What is required -> Without changing anything, copy out each entry.

*** Opening Data section ***

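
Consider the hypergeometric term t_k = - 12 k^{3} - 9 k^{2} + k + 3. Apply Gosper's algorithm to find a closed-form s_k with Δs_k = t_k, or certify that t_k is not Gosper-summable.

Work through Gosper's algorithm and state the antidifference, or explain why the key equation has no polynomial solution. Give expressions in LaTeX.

Ratio r(k) = (12*k**3 + 45*k**2 + 53*k + 17)/(12*k**3 + 9*k**2 - k - 3).
Factor: A=1; B=1; C=k**3 + 3*k**2/4 - k/12 - 1/4.
Key eq: (1)·f(k+1) = (1)·f(k) + (k**3 + 3*k**2/4 - k/12 - 1/4).
Bound: deg f ≤ 4.
Solve for f: f(k) = k*(3*k**3 - 3*k**2 - 2*k - 1)/12 (degree 4 ≤ 4).
R(k) = B(k−1)·f(k)/C(k) = k*(3*k**3 - 3*k**2 - 2*k - 1)/(12*k**3 + 9*k**2 - k - 3); s_k = R·t_k = k*(-3*k**3 + 3*k**2 + 2*k + 1).
s_(k+1) − s_k = -12*k**3 - 9*k**2 + k + 3 = t_k.

s_k = k \left(- 3 k^{3} + 3 k^{2} + 2 k + 1\right)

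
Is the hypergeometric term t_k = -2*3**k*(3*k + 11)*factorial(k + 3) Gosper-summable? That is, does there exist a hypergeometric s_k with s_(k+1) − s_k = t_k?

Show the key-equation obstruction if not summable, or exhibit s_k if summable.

Yes. s_k = -2*3**k*factorial(k + 3).

t_(k+1)/t_k = 3*(k + 4)*(3*k + 14)/(3*k + 11).
Take A(k)=3*k + 12, B(k)=1, C(k)=k + 11/3.
Set up (3*k + 12)·f(k+1) − (1)·f(k) − (k + 11/3) = 0.
Degrees (1,0,1) ⇒ d ≤ 0.
Coefficient equations give f(k) = 1/3.
Get s_k = R·t_k = -2*3**k*factorial(k + 3) with R(k) = B(k−1)f(k)/C(k) = 1/(3*k + 11).
Check: Δs_k = -2*3**k*(3*k + 11)*factorial(k + 3). ✓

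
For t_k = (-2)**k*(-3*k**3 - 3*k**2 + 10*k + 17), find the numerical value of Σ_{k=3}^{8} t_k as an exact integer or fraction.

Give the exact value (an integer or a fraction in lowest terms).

Compute t_(k+1)/t_k: get 2*(-3*k**3 - 12*k**2 - 5*k + 21)/(3*k**3 + 3*k**2 - 10*k - 17).
Gosper form: A/B · C(k+1)/C(k) with A=-2, B=1, C=k**3 + k**2 - 10*k/3 - 17/3.
f must satisfy (-2)·f(k+1) − (1)·f(k) = k**3 + k**2 - 10*k/3 - 17/3.
Bound: deg f ≤ 3.
Solve for f: f(k) = -(k**3 - k**2 - 4*k - 3)/3 (degree 3 ≤ 3).
So s_k = (B(k−1)f/C)·t_k = (-(k**3 - k**2 - 4*k - 3)/(3*k**3 + 3*k**2 - 10*k - 17))·t_k = (-2)**k*(k**3 - k**2 - 4*k - 3).
Δs = (-2)**k*(-3*k**3 - 3*k**2 + 10*k + 17), as required.
Σ_(k=3)^(8) t_k = s_(9) − s_(3) = -311808 − (-24) = -311784.

Σ = -311784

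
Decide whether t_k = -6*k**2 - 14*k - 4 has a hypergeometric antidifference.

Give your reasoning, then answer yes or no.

The ratio is (3*k**2 + 13*k + 12)/(3*k**2 + 7*k + 2).
Take A(k)=1, B(k)=1, C(k)=k**2 + 7*k/3 + 2/3.
Set up (1)·f(k+1) − (1)·f(k) − (k**2 + 7*k/3 + 2/3) = 0.
d = 3 from the (0,0,2) case.
Solving with deg f ≤ 3: f(k) = k*(k**2 + 2*k - 1)/3.
R(k) = B(k−1)·f(k)/C(k) = k*(k**2 + 2*k - 1)/((k + 2)*(3*k + 1)); s_k = R·t_k = 2*k*(-k**2 - 2*k + 1).
s_(k+1) − s_k = -6*k**2 - 14*k - 4 = t_k.

Yes. s_k = 2*k*(-k**2 - 2*k + 1).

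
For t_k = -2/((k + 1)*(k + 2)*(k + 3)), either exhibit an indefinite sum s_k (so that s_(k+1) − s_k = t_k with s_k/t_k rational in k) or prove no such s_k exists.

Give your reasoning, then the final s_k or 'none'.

s_k = k*(-k - 3)/(2*(k + 1)*(k + 2))

t_(k+1)/t_k = (k + 1)/(k + 4).
Take A(k)=k + 1, B(k)=k + 4, C(k)=1.
Set up (k + 1)·f(k+1) − (k + 3)·f(k) − (1) = 0.
Degrees (1,1,0) ⇒ d ≤ 2.
Match coefficients ⇒ f(k) = k*(k + 3)/4.
So s_k = (B(k−1)f/C)·t_k = (k*(k + 3)**2/4)·t_k = k*(-k - 3)/(2*(k + 1)*(k + 2)).
s_(k+1) − s_k = -2/(k**3 + 6*k**2 + 11*k + 6) = t_k.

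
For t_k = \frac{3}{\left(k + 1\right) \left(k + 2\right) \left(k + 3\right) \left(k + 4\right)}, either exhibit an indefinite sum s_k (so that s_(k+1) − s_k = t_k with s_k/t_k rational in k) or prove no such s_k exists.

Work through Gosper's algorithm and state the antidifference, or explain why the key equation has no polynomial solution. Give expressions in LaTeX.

s_k = \frac{k \left(k^{2} + 6 k + 11\right)}{6 \left(k + 1\right) \left(k + 2\right) \left(k + 3\right)}

t_(k+1)/t_k = (k + 1)/(k + 5).
Take A(k)=k + 1, B(k)=k + 5, C(k)=1.
Set up (k + 1)·f(k+1) − (k + 4)·f(k) − (1) = 0.
From deg A=1, deg B=1, deg C=0: d=3.
Match coefficients ⇒ f(k) = k*(k**2 + 6*k + 11)/18.
So s_k = (B(k−1)f/C)·t_k = (k*(k + 4)*(k**2 + 6*k + 11)/18)·t_k = k*(k**2 + 6*k + 11)/(6*(k + 1)*(k + 2)*(k + 3)).
s_(k+1) − s_k = 3/(k**4 + 10*k**3 + 35*k**2 + 50*k + 24) = t_k.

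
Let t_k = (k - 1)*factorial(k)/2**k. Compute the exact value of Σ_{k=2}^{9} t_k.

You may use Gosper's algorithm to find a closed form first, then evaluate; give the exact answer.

Compute t_(k+1)/t_k: get k*(k + 1)/(2*(k - 1)).
So A=k/2 + 1/2 and B=1, with C=k - 1.
Key eq: (k/2 + 1/2)·f(k+1) = (1)·f(k) + (k - 1).
d = 0 from the (1,0,1) case.
Match coefficients ⇒ f(k) = 2.
So s_k = (B(k−1)f/C)·t_k = (2/(k - 1))·t_k = 2**(1 - k)*factorial(k).
Verify: (k - 1)*factorial(k)/2**k matches t_k.
Evaluate s at k=10 and k=2: 14175/2 and 1; difference 14173/2.

Σ = 14173/2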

*** Closing Data section ***

Problem solution ->
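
Consider the hypergeometric term t_k = - 12 k^{3} - 9 k^{2} + k + 3. Apply Gosper's algorithm to find a closed-form s_k with Δs_k = t_k, or certify that t_k is not Gosper-summable.

Work through Gosper's algorithm and state the antidifference, or explain why the key equation has no polynomial solution. Give expressions in LaTeX.

Ratio r(k) = (12*k**3 + 45*k**2 + 53*k + 17)/(12*k**3 + 9*k**2 - k - 3).
Factor: A=1; B=1; C=k**3 + 3*k**2/4 - k/12 - 1/4.
Key eq: (1)·f(k+1) = (1)·f(k) + (k**3 + 3*k**2/4 - k/12 - 1/4).
Bound: deg f ≤ 4.
Solve for f: f(k) = k*(3*k**3 - 3*k**2 - 2*k - 1)/12 (degree 4 ≤ 4).
R(k) = B(k−1)·f(k)/C(k) = k*(3*k**3 - 3*k**2 - 2*k - 1)/(12*k**3 + 9*k**2 - k - 3); s_k = R·t_k = k*(-3*k**3 + 3*k**2 + 2*k + 1).
s_(k+1) − s_k = -12*k**3 - 9*k**2 + k + 3 = t_k.

s_k = k \left(- 3 k^{3} + 3 k^{2} + 2 k + 1\right)

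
Is the hypergeometric term t_k = -2*3**k*(3*k + 11)*factorial(k + 3) Gosper-summable? That is, does there exist a hypergeometric s_k with s_(k+1) − s_k = t_k?

Show the key-equation obstruction if not summable, or exhibit s_k if summable.

Yes. s_k = -2*3**k*factorial(k + 3).

t_(k+1)/t_k = 3*(k + 4)*(3*k + 14)/(3*k + 11).
Take A(k)=3*k + 12, B(k)=1, C(k)=k + 11/3.
Set up (3*k + 12)·f(k+1) − (1)·f(k) − (k + 11/3) = 0.
Degrees (1,0,1) ⇒ d ≤ 0.
Coefficient equations give f(k) = 1/3.
Get s_k = R·t_k = -2*3**k*factorial(k + 3) with R(k) = B(k−1)f(k)/C(k) = 1/(3*k + 11).
Check: Δs_k = -2*3**k*(3*k + 11)*factorial(k + 3). ✓

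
For t_k = (-2)**k*(-3*k**3 - 3*k**2 + 10*k + 17), find the numerical value of Σ_{k=3}^{8} t_k as an exact integer or fraction.

Give the exact value (an integer or a fraction in lowest terms).

Compute t_(k+1)/t_k: get 2*(-3*k**3 - 12*k**2 - 5*k + 21)/(3*k**3 + 3*k**2 - 10*k - 17).
Gosper form: A/B · C(k+1)/C(k) with A=-2, B=1, C=k**3 + k**2 - 10*k/3 - 17/3.
f must satisfy (-2)·f(k+1) − (1)·f(k) = k**3 + k**2 - 10*k/3 - 17/3.
Bound: deg f ≤ 3.
Solve for f: f(k) = -(k**3 - k**2 - 4*k - 3)/3 (degree 3 ≤ 3).
So s_k = (B(k−1)f/C)·t_k = (-(k**3 - k**2 - 4*k - 3)/(3*k**3 + 3*k**2 - 10*k - 17))·t_k = (-2)**k*(k**3 - k**2 - 4*k - 3).
Δs = (-2)**k*(-3*k**3 - 3*k**2 + 10*k + 17), as required.
Σ_(k=3)^(8) t_k = s_(9) − s_(3) = -311808 − (-24) = -311784.

Σ = -311784

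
Decide whether t_k = -6*k**2 - 14*k - 4 has a hypergeometric antidifference.

Give your reasoning, then answer yes or no.

The ratio is (3*k**2 + 13*k + 12)/(3*k**2 + 7*k + 2).
Take A(k)=1, B(k)=1, C(k)=k**2 + 7*k/3 + 2/3.
Set up (1)·f(k+1) − (1)·f(k) − (k**2 + 7*k/3 + 2/3) = 0.
d = 3 from the (0,0,2) case.
Solving with deg f ≤ 3: f(k) = k*(k**2 + 2*k - 1)/3.
R(k) = B(k−1)·f(k)/C(k) = k*(k**2 + 2*k - 1)/((k + 2)*(3*k + 1)); s_k = R·t_k = 2*k*(-k**2 - 2*k + 1).
s_(k+1) − s_k = -6*k**2 - 14*k - 4 = t_k.

Yes. s_k = 2*k*(-k**2 - 2*k + 1).

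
For t_k = -2/((k + 1)*(k + 2)*(k + 3)), either exhibit an indefinite sum s_k (so that s_(k+1) − s_k = t_k with s_k/t_k rational in k) or prove no such s_k exists.

Give your reasoning, then the final s_k or 'none'.

s_k = k*(-k - 3)/(2*(k + 1)*(k + 2))

t_(k+1)/t_k = (k + 1)/(k + 4).
Take A(k)=k + 1, B(k)=k + 4, C(k)=1.
Set up (k + 1)·f(k+1) − (k + 3)·f(k) − (1) = 0.
Degrees (1,1,0) ⇒ d ≤ 2.
Match coefficients ⇒ f(k) = k*(k + 3)/4.
So s_k = (B(k−1)f/C)·t_k = (k*(k + 3)**2/4)·t_k = k*(-k - 3)/(2*(k + 1)*(k + 2)).
s_(k+1) − s_k = -2/(k**3 + 6*k**2 + 11*k + 6) = t_k.

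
For t_k = \frac{3}{\left(k + 1\right) \left(k + 2\right) \left(k + 3\right) \left(k + 4\right)}, either exhibit an indefinite sum s_k (so that s_(k+1) − s_k = t_k with s_k/t_k rational in k) or prove no such s_k exists.

Work through Gosper's algorithm and state the antidifference, or explain why the key equation has no polynomial solution. Give expressions in LaTeX.

s_k = \frac{k \left(k^{2} + 6 k + 11\right)}{6 \left(k + 1\right) \left(k + 2\right) \left(k + 3\right)}

t_(k+1)/t_k = (k + 1)/(k + 5).
Take A(k)=k + 1, B(k)=k + 5, C(k)=1.
Set up (k + 1)·f(k+1) − (k + 4)·f(k) − (1) = 0.
From deg A=1, deg B=1, deg C=0: d=3.
Match coefficients ⇒ f(k) = k*(k**2 + 6*k + 11)/18.
So s_k = (B(k−1)f/C)·t_k = (k*(k + 4)*(k**2 + 6*k + 11)/18)·t_k = k*(k**2 + 6*k + 11)/(6*(k + 1)*(k + 2)*(k + 3)).
s_(k+1) − s_k = 3/(k**4 + 10*k**3 + 35*k**2 + 50*k + 24) = t_k.

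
Let t_k = (k - 1)*factorial(k)/2**k. Compute the exact value of Σ_{k=2}^{9} t_k.

You may use Gosper's algorithm to find a closed form first, then evaluate; give the exact answer.

Compute t_(k+1)/t_k: get k*(k + 1)/(2*(k - 1)).
So A=k/2 + 1/2 and B=1, with C=k - 1.
Key eq: (k/2 + 1/2)·f(k+1) = (1)·f(k) + (k - 1).
d = 0 from the (1,0,1) case.
Match coefficients ⇒ f(k) = 2.
So s_k = (B(k−1)f/C)·t_k = (2/(k - 1))·t_k = 2**(1 - k)*factorial(k).
Verify: (k - 1)*factorial(k)/2**k matches t_k.
Evaluate s at k=10 and k=2: 14175/2 and 1; difference 14173/2.

Σ = 14173/2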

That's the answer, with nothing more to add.